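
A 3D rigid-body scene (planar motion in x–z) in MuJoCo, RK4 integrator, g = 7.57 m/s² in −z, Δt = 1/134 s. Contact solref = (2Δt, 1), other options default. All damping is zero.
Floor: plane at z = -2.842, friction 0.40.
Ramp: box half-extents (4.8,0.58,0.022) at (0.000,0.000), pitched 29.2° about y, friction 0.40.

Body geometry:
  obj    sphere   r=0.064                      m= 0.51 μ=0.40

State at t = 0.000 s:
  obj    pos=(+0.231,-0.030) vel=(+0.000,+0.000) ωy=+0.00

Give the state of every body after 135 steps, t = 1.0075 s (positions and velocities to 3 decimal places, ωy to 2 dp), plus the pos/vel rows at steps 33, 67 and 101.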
____
→ Goal of the exercise
Without changing a single character, repeat each record.

→ Answer for the task
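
A 3D rigid-body scene (planar motion in x–z) in MuJoCo, RK4 integrator, g = 7.57 m/s² in −z, Δt = 1/134 s. Contact solref = (2Δt, 1), other options default. All damping is zero.
Floor: plane at z = -2.842, friction 0.40.
Ramp: box half-extents (4.8,0.58,0.022) at (0.000,0.000), pitched 29.2° about y, friction 0.40.

Body geometry:
  obj    sphere   r=0.064                      m= 0.51 μ=0.40

State at t = 0.000 s:
  obj    pos=(+0.231,-0.030) vel=(+0.000,+0.000) ωy=+0.00

Give the state of every body after 135 steps, t = 1.0075 s (positions and velocities to 3 decimal places, ωy to 2 dp), plus the pos/vel rows at steps 33, 67 and 101.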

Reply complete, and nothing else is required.